BEGIN Given records
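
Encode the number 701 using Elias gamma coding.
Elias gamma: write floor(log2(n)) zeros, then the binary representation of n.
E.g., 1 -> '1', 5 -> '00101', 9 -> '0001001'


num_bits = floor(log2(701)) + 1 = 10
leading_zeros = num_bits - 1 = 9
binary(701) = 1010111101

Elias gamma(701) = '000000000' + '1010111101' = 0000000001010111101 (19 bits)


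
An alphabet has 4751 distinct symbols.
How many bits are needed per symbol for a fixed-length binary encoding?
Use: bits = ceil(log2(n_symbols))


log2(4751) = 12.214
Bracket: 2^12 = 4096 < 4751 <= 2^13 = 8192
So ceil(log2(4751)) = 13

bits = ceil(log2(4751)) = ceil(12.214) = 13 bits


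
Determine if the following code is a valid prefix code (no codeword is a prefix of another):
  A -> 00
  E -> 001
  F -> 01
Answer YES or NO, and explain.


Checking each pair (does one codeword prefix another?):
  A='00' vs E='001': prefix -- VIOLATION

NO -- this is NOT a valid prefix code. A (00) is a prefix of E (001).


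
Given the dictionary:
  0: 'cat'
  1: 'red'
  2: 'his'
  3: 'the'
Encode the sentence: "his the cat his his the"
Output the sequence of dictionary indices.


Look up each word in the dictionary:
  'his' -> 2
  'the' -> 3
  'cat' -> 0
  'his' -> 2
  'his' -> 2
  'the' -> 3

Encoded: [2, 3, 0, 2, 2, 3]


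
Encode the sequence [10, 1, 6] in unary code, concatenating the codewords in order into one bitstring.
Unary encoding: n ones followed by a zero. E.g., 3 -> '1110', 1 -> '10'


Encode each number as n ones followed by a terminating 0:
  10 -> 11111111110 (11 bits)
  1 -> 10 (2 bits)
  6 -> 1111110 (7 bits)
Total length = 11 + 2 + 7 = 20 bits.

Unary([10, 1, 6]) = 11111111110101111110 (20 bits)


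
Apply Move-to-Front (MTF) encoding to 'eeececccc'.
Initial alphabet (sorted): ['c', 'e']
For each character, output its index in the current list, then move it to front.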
END Given records
BEGIN Given records
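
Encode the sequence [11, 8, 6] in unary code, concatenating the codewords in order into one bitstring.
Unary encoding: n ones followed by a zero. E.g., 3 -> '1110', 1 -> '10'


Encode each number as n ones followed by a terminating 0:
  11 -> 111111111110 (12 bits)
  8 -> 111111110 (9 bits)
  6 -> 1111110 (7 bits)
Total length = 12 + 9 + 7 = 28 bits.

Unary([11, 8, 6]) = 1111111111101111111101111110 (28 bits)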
END Given records
*Brief:*
The lines to copy are those above that contain the string "alphabet".

*Written solution:*
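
An alphabet has 4751 distinct symbols.
Initial alphabet (sorted): ['c', 'e']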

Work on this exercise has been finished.